RECORDS SHOWN ->
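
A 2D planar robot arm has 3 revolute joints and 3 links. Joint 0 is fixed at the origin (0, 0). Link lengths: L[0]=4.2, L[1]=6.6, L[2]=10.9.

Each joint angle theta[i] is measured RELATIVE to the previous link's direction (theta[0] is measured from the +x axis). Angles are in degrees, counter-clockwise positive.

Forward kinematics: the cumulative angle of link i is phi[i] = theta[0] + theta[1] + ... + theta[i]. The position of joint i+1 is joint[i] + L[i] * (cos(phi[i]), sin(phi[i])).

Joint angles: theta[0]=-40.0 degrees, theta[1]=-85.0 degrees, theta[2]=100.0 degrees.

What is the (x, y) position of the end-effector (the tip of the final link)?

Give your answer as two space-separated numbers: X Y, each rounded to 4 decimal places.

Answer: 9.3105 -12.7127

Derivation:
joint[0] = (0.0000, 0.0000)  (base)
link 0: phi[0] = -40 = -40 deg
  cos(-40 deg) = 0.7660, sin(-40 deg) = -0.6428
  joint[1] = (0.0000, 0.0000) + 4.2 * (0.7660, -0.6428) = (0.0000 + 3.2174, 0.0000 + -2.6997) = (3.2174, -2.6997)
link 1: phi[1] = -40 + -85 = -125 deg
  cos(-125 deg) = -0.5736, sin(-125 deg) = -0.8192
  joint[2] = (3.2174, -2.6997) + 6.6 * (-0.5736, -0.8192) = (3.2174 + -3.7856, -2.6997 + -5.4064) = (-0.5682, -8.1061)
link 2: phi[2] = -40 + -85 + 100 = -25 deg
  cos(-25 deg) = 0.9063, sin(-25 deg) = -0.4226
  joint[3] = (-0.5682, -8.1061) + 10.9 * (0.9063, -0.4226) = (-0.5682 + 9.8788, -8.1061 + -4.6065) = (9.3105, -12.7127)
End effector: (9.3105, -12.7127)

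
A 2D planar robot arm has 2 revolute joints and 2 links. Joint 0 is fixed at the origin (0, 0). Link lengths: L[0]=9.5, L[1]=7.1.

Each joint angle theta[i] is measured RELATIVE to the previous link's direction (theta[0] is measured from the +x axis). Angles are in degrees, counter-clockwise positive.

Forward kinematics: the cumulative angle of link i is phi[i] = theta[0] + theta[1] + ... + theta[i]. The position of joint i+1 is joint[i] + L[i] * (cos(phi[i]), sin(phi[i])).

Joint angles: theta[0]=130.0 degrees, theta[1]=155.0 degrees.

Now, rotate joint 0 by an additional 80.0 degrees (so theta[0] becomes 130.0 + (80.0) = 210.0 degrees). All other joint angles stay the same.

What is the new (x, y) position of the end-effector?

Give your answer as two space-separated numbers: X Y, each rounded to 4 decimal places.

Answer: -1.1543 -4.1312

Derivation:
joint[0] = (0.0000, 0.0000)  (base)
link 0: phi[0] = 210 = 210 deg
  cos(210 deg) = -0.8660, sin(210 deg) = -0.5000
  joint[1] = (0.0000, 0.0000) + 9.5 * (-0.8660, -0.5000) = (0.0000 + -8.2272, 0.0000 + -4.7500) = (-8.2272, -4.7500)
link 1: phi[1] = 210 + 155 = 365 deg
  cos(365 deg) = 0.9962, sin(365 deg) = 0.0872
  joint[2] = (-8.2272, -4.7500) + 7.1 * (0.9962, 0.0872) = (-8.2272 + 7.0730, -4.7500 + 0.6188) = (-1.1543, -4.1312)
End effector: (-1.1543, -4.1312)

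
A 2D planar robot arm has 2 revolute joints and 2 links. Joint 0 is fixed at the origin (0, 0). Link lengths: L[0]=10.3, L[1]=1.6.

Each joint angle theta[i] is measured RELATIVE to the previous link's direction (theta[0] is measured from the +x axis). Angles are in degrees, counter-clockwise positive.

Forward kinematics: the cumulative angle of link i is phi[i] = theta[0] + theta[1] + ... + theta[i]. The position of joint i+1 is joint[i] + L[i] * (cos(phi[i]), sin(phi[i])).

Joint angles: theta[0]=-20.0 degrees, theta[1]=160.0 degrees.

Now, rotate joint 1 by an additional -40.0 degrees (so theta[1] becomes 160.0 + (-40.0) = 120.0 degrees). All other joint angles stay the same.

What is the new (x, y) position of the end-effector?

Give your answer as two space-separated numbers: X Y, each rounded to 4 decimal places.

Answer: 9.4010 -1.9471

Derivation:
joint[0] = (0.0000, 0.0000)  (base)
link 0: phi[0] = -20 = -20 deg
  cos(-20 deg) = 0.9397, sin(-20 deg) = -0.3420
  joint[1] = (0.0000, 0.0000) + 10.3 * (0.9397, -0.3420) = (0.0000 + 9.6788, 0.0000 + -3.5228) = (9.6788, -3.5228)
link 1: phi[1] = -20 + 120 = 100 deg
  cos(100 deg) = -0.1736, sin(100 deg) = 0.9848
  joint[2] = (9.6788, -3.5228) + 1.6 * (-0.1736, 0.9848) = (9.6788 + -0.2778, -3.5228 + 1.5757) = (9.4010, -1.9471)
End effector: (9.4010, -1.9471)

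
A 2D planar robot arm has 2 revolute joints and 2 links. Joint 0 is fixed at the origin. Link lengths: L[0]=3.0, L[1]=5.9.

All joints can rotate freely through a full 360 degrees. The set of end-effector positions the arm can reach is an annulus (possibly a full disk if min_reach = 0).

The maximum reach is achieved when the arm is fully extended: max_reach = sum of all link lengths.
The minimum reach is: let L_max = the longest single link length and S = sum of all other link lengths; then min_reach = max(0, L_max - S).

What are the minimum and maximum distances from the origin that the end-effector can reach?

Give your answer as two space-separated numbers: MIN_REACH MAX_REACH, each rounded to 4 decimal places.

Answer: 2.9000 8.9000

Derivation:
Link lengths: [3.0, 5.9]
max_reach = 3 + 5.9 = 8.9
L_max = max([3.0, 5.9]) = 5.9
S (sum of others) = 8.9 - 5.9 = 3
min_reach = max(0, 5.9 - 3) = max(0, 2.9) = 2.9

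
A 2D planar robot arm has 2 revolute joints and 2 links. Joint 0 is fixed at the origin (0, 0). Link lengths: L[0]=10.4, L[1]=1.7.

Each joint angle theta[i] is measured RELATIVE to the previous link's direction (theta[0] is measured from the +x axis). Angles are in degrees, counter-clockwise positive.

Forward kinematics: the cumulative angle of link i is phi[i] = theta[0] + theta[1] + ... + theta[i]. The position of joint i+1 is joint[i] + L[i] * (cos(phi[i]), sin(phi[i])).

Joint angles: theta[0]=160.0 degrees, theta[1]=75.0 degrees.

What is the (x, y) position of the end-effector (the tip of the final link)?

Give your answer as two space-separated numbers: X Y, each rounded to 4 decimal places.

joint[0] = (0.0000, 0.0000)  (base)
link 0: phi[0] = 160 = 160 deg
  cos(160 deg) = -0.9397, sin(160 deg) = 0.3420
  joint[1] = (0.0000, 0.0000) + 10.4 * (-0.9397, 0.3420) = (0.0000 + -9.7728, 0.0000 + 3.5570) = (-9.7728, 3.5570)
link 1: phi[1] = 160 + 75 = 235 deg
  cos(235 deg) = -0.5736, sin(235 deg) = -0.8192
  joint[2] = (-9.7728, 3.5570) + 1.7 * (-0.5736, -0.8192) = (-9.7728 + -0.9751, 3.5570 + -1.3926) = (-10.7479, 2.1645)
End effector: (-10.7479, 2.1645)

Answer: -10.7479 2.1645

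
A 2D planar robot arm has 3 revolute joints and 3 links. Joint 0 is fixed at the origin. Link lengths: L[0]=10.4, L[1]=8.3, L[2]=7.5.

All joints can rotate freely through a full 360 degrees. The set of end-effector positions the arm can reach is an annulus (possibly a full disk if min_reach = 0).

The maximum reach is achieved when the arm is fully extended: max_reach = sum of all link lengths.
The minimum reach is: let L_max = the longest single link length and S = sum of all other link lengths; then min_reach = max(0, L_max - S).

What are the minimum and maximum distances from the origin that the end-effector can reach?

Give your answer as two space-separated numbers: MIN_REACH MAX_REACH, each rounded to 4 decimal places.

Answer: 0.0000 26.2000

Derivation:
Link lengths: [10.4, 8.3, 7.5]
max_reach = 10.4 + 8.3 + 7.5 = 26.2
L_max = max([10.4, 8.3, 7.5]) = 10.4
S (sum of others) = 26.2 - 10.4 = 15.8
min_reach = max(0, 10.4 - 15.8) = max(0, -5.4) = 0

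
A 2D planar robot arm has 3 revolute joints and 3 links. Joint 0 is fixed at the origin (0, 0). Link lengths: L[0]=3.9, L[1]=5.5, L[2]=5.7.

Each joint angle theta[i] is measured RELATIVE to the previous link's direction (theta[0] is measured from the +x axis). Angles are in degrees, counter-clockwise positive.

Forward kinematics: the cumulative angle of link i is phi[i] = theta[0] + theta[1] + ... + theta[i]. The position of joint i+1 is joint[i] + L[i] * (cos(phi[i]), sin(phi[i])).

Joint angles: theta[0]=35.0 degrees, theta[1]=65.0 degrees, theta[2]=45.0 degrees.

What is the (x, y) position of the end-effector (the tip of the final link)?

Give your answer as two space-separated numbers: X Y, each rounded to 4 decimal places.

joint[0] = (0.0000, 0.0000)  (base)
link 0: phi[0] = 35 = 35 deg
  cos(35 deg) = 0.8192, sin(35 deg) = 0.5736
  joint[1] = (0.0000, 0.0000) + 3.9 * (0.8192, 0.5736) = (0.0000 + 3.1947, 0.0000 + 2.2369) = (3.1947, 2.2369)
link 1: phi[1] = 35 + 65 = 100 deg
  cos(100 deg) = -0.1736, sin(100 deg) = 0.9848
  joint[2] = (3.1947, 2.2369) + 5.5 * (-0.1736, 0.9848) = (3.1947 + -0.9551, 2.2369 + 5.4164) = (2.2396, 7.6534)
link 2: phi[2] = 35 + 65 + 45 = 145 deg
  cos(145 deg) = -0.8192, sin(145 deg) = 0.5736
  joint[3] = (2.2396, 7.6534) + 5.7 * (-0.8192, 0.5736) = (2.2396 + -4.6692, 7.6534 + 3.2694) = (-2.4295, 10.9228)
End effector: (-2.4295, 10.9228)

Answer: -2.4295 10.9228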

...

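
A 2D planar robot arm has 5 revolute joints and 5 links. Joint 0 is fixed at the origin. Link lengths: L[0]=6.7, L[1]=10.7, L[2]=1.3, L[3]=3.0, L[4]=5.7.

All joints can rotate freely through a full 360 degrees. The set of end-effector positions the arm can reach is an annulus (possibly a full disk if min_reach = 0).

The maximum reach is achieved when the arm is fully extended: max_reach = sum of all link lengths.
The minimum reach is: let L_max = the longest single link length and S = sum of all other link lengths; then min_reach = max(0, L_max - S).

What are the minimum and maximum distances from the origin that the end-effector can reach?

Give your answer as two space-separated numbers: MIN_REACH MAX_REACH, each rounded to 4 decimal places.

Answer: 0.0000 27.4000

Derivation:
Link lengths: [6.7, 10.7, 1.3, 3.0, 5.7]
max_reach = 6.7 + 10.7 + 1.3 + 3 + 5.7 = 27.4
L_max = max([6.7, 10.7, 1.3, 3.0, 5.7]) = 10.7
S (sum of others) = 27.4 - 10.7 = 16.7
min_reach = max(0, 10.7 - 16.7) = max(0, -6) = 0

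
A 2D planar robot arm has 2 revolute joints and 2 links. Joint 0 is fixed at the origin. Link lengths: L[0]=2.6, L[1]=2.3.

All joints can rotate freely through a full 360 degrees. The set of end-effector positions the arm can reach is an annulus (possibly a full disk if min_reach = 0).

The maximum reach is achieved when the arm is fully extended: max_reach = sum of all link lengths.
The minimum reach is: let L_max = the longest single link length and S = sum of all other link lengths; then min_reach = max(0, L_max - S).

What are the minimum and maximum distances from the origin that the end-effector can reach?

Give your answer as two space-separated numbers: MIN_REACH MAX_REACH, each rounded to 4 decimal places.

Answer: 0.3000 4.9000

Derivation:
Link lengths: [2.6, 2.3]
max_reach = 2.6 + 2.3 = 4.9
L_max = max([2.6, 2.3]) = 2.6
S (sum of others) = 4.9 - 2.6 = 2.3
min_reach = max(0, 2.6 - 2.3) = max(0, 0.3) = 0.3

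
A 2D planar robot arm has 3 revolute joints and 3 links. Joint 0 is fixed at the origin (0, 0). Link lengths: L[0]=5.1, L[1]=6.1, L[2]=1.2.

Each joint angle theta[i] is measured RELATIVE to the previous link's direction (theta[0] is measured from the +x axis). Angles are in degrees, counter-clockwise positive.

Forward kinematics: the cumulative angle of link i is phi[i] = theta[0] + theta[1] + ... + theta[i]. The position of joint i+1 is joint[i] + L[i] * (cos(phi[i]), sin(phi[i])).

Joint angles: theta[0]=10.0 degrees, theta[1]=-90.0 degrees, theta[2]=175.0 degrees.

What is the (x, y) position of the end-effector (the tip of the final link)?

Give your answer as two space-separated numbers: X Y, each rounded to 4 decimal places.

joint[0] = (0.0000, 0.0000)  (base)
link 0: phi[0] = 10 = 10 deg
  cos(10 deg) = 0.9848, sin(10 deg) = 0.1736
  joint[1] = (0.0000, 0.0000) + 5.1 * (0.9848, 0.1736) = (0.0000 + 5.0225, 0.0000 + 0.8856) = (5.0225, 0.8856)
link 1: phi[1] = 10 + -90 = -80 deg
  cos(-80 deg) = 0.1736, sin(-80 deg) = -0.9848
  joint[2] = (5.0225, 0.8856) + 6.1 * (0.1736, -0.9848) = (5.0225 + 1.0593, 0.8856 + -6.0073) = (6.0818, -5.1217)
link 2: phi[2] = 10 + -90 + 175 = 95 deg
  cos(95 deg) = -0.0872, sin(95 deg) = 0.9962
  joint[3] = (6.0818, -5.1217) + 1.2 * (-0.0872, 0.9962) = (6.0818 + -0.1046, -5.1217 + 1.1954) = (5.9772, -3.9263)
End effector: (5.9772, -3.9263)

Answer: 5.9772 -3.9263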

REQUIREMENT -> If a line in the material above contains "stay", show that line.

RESPONSE AREA ->
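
Now, rotate joint 0 by an additional 80.0 degrees (so theta[0] becomes 130.0 + (80.0) = 210.0 degrees). All other joint angles stay the same.
Now, rotate joint 1 by an additional -40.0 degrees (so theta[1] becomes 160.0 + (-40.0) = 120.0 degrees). All other joint angles stay the same.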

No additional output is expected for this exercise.